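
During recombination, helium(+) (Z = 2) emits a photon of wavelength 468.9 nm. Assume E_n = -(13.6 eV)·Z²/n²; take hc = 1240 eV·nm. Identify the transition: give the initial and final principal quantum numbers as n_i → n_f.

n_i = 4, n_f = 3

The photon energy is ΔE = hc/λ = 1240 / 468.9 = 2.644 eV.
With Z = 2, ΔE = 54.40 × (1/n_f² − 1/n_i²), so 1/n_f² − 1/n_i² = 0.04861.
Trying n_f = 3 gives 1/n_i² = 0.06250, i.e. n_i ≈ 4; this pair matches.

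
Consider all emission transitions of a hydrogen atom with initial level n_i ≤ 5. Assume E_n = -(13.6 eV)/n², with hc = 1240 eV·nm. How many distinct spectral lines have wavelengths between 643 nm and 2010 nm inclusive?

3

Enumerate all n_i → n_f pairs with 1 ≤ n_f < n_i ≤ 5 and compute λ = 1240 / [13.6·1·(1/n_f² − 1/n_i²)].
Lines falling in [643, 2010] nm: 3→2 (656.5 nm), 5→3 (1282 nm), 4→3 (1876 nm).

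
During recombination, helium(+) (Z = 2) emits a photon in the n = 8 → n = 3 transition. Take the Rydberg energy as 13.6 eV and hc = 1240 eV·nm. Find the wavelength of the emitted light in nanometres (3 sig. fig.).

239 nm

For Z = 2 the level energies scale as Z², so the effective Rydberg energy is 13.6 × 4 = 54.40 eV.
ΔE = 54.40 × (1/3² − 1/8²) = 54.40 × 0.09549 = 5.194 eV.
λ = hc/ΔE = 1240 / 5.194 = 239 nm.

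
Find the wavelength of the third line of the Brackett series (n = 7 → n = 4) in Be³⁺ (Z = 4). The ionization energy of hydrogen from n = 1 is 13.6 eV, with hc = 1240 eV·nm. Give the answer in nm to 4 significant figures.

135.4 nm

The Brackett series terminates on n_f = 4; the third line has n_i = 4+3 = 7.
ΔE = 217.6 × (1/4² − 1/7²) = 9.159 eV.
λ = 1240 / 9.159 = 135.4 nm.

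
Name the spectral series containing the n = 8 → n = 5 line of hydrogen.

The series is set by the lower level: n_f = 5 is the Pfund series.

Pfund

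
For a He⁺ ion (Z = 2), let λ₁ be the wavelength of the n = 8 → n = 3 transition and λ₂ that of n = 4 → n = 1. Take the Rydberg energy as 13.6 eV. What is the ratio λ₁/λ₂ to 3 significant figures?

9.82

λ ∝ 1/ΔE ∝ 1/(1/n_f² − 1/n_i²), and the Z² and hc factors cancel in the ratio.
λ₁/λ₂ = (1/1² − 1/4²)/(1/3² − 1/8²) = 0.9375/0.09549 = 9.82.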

=======

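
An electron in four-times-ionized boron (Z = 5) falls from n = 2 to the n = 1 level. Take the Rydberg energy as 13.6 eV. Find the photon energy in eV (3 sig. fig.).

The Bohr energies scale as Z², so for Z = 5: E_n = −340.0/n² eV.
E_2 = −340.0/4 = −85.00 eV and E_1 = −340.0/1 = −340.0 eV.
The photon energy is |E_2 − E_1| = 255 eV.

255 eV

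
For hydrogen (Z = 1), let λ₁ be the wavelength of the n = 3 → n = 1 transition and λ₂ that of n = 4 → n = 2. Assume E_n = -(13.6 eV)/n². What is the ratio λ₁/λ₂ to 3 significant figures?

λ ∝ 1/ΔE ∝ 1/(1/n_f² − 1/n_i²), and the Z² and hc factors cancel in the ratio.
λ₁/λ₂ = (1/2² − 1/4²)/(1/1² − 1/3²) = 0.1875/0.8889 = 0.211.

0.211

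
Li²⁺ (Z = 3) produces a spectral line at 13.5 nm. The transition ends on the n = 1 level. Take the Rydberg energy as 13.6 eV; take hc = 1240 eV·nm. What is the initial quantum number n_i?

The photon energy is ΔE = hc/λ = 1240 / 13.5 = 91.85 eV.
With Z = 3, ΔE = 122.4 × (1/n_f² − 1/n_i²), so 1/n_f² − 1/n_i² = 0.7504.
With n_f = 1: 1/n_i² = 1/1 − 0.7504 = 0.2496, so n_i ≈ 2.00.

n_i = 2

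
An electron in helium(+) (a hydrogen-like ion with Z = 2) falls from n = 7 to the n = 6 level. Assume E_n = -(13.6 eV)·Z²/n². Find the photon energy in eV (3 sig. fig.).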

=======

- **What you need to do**: From the records above, quote only the lines running from the line with "For hydrogen (Z" to the line with "An electron in helium(+)", both lines included.

- **Response**:
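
For hydrogen (Z = 1), let λ₁ be the wavelength of the n = 3 → n = 1 transition and λ₂ that of n = 4 → n = 2. Assume E_n = -(13.6 eV)/n². What is the ratio λ₁/λ₂ to 3 significant figures?

λ ∝ 1/ΔE ∝ 1/(1/n_f² − 1/n_i²), and the Z² and hc factors cancel in the ratio.
λ₁/λ₂ = (1/2² − 1/4²)/(1/1² − 1/3²) = 0.1875/0.8889 = 0.211.

0.211

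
Li²⁺ (Z = 3) produces a spectral line at 13.5 nm. The transition ends on the n = 1 level. Take the Rydberg energy as 13.6 eV; take hc = 1240 eV·nm. What is the initial quantum number n_i?

The photon energy is ΔE = hc/λ = 1240 / 13.5 = 91.85 eV.
With Z = 3, ΔE = 122.4 × (1/n_f² − 1/n_i²), so 1/n_f² − 1/n_i² = 0.7504.
With n_f = 1: 1/n_i² = 1/1 − 0.7504 = 0.2496, so n_i ≈ 2.00.

n_i = 2

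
An electron in helium(+) (a hydrogen-like ion with Z = 2) falls from n = 7 to the n = 6 level. Assume E_n = -(13.6 eV)·Z²/n². Find the photon energy in eV (3 sig. fig.).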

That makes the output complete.